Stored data
*** Begin section ***

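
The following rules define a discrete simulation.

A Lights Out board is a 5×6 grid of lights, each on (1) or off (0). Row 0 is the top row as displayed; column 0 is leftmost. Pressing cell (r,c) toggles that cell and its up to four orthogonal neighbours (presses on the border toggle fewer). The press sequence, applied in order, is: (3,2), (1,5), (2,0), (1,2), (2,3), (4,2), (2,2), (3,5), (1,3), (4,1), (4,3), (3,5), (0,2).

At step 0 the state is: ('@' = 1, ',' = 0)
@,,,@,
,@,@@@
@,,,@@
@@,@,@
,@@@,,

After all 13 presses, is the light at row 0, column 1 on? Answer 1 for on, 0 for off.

1

t=0: @,,,@,
,@,@@@
@,,,@@
@@,@,@
,@@@,,
t=1: @,,,@,
,@,@@@
@,@,@@
@,@,,@
,@,@,,
t=2: @,,,@@
,@,@,,
@,@,@,
@,@,,@
,@,@,,
t=3: @,,,@@
@@,@,,
,@@,@,
,,@,,@
,@,@,,
t=4: @,@,@@
@,@,,,
,@,,@,
,,@,,@
,@,@,,
t=5: @,@,@@
@,@@,,
,@@@,,
,,@@,@
,@,@,,
t=6: @,@,@@
@,@@,,
,@@@,,
,,,@,@
,,@,,,
t=7: @,@,@@
@,,@,,
,,,,,,
,,@@,@
,,@,,,
t=8: @,@,@@
@,,@,,
,,,,,@
,,@@@,
,,@,,@
t=9: @,@@@@
@,@,@,
,,,@,@
,,@@@,
,,@,,@
t=10: @,@@@@
@,@,@,
,,,@,@
,@@@@,
@@,,,@
t=11: @,@@@@
@,@,@,
,,,@,@
,@@,@,
@@@@@@
t=12: @,@@@@
@,@,@,
,,,@,,
,@@,,@
@@@@@,
t=13: @@,,@@
@,,,@,
,,,@,,
,@@,,@
@@@@@,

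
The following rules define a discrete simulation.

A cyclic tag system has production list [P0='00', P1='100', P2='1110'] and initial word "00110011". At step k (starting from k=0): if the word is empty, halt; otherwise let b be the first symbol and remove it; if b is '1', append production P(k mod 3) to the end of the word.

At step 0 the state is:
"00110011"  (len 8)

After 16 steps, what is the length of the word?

k=0  "00110011"  (len 8)
k=1  "0110011"  (len 7)
k=2  "110011"  (len 6)
k=3  "100111110"  (len 9)
k=4  "0011111000"  (len 10)
k=5  "011111000"  (len 9)
k=6  "11111000"  (len 8)
k=7  "111100000"  (len 9)
k=8  "11100000100"  (len 11)
k=9  "11000001001110"  (len 14)
k=10  "100000100111000"  (len 15)
k=11  "00000100111000100"  (len 17)
k=12  "0000100111000100"  (len 16)
k=13  "000100111000100"  (len 15)
k=14  "00100111000100"  (len 14)
k=15  "0100111000100"  (len 13)
k=16  "100111000100"  (len 12)

12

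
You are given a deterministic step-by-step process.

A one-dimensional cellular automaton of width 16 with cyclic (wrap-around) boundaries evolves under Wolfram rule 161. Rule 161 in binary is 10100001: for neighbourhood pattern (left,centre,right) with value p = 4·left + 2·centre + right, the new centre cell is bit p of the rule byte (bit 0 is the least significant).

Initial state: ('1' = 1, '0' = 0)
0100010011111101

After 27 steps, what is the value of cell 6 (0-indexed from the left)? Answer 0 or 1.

1

gen 0: 0100010011111101
gen 1: 1001000001111010
gen 2: 0000011100110101
gen 3: 0111001000001010
gen 4: 0010000011100100
gen 5: 1000111001000001
gen 6: 0010010000011100
gen 7: 1000000111001001
gen 8: 0011110010000000
gen 9: 1001100000111111
gen 10: 0000001110011111
gen 11: 0111100100001110
gen 12: 0011000001100100
gen 13: 1000011100000001
gen 14: 0011001001111100
gen 15: 1000000000111001
gen 16: 0011111110010000
gen 17: 1001111100000111
gen 18: 0000111001110011
gen 19: 0110010000100000
gen 20: 0000000110001111
gen 21: 0111110000100110
gen 22: 0011100110000000
gen 23: 1001000000111111
gen 24: 0000011110011111
gen 25: 0111001100001110
gen 26: 0010000001100100
gen 27: 1000111100000001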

*** End section ***

> [WHAT THE EXERCISE ASKS]
In the records, which lines use the word "state"? Report them.

> [ANSWER FOR THE TASK]
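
At step 0 the state is: ('@' = 1, ',' = 0)
At step 0 the state is:
Initial state: ('1' = 1, '0' = 0)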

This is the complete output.